**Materials provided**
::::

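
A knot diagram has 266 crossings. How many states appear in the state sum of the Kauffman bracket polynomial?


Each crossing contributes 2 choices (A-smoothing or B-smoothing).
Total states = 2^266 = 118571099379011784113736688648896417641748464297615937576404566024103044751294464

118571099379011784113736688648896417641748464297615937576404566024103044751294464


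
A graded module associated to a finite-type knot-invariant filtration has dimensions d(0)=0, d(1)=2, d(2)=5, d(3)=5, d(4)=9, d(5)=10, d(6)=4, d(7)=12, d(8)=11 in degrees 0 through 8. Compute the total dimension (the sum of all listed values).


Total dimension = d(0) + d(1) + ... + d(8)
= 0 + 2 + 5 + 5 + 9 + 10 + 4 + 12 + 11
= 58

58


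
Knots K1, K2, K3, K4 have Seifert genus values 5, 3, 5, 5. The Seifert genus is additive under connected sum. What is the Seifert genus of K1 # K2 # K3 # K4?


The Seifert genus is additive under connected sum.
Seifert genus(K1 # K2 # K3 # K4) = (5) + (3) + (5) + (5)
= 18

18


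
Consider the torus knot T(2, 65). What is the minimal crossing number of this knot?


For a torus knot T(p, q) with gcd(p,q)=1,
the crossing number is min(p*(q-1), q*(p-1)).
p*(q-1) = 2*64 = 128
q*(p-1) = 65*1 = 65
min(128, 65) = 65

65


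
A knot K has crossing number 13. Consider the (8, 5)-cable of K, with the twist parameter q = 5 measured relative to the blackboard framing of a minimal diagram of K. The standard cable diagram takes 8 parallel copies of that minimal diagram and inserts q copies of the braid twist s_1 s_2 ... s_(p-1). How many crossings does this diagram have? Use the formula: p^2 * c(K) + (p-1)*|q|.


Step 1: Each of the c(K) crossings of the companion diagram becomes p*p = p^2 crossings among the p parallel strands, and each of the |q| twists s_1 s_2 ... s_(p-1) adds (p-1) crossings.
  Crossings = p^2 * c(K) + (p-1)*|q|
Step 2: = 8^2 * 13 + (8-1)*5
Step 3: = 64*13 + 7*5
Step 4: = 832 + 35 = 867

867


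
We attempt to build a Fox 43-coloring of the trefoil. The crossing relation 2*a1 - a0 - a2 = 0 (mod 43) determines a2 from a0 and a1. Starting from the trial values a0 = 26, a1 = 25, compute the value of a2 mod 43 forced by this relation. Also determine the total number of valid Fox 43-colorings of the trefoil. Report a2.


Step 1: Apply the given crossing relation 2*a1 - a0 - a2 = 0 (mod 43).
  a2 = 2*a1 - a0 mod 43
  a2 = 2*25 - 26 mod 43
  a2 = 50 - 26 mod 43
  a2 = 24 mod 43 = 24
Step 2: The trefoil has determinant 3.
  Number of Fox p-colorings (p prime) is p^2 if p = 3, else p.
  Since 43 does not divide 3, only trivial (constant) colorings exist.
  (So the trial a0 = 26, a1 = 25 with a0 != a1 does NOT extend to a valid coloring of the whole trefoil: the other two crossing relations require 3*(a1 - a0) = 0 (mod 43), which fails.)
  Total colorings = 43
Step 3: a2 = 24, total Fox 43-colorings = 43

24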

::::

**What to do**
Copy exactly the line containing "We attempt to" and each line after it through the end of the records above.

**Exercise solution**
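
We attempt to build a Fox 43-coloring of the trefoil. The crossing relation 2*a1 - a0 - a2 = 0 (mod 43) determines a2 from a0 and a1. Starting from the trial values a0 = 26, a1 = 25, compute the value of a2 mod 43 forced by this relation. Also determine the total number of valid Fox 43-colorings of the trefoil. Report a2.


Step 1: Apply the given crossing relation 2*a1 - a0 - a2 = 0 (mod 43).
  a2 = 2*a1 - a0 mod 43
  a2 = 2*25 - 26 mod 43
  a2 = 50 - 26 mod 43
  a2 = 24 mod 43 = 24
Step 2: The trefoil has determinant 3.
  Number of Fox p-colorings (p prime) is p^2 if p = 3, else p.
  Since 43 does not divide 3, only trivial (constant) colorings exist.
  (So the trial a0 = 26, a1 = 25 with a0 != a1 does NOT extend to a valid coloring of the whole trefoil: the other two crossing relations require 3*(a1 - a0) = 0 (mod 43), which fails.)
  Total colorings = 43
Step 3: a2 = 24, total Fox 43-colorings = 43

24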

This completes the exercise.